------ SOURCE RECORDS ------

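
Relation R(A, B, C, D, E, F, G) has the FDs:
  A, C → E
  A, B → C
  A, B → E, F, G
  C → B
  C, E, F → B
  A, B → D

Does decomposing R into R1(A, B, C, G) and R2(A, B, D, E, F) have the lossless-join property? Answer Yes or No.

Yes

Common attributes: {A, B}; their closure is {A, B, C, D, E, F, G}.
This includes all of R1, so the common attributes are a superkey of R1 — the join is lossless.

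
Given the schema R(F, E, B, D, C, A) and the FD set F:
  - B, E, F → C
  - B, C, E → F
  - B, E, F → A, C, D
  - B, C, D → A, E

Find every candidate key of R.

No FD produces {B}, so it must be in every candidate key.
{B, C, D}⁺ = {A, B, C, D, E, F} — all of the relation — so {B, C, D} is a candidate key.
{B, C, E}⁺ = {A, B, C, D, E, F} — all of the relation — so {B, C, E} is a candidate key.
{B, E, F}⁺ = {A, B, C, D, E, F} — all of the relation — so {B, E, F} is a candidate key.
No proper subset of any of these is a key, and no other minimal superkey exists.

{B, C, D}, {B, C, E}, {B, E, F}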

------

WORK TO COMPLETE:
Repeat the listing in full so that each line matches exactly.

FINAL ANSWER:
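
Relation R(A, B, C, D, E, F, G) has the FDs:
  A, C → E
  A, B → C
  A, B → E, F, G
  C → B
  C, E, F → B
  A, B → D

Does decomposing R into R1(A, B, C, G) and R2(A, B, D, E, F) have the lossless-join property? Answer Yes or No.

Yes

Common attributes: {A, B}; their closure is {A, B, C, D, E, F, G}.
This includes all of R1, so the common attributes are a superkey of R1 — the join is lossless.

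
Given the schema R(F, E, B, D, C, A) and the FD set F:
  - B, E, F → C
  - B, C, E → F
  - B, E, F → A, C, D
  - B, C, D → A, E

Find every candidate key of R.

No FD produces {B}, so it must be in every candidate key.
{B, C, D}⁺ = {A, B, C, D, E, F} — all of the relation — so {B, C, D} is a candidate key.
{B, C, E}⁺ = {A, B, C, D, E, F} — all of the relation — so {B, C, E} is a candidate key.
{B, E, F}⁺ = {A, B, C, D, E, F} — all of the relation — so {B, E, F} is a candidate key.
No proper subset of any of these is a key, and no other minimal superkey exists.

{B, C, D}, {B, C, E}, {B, E, F}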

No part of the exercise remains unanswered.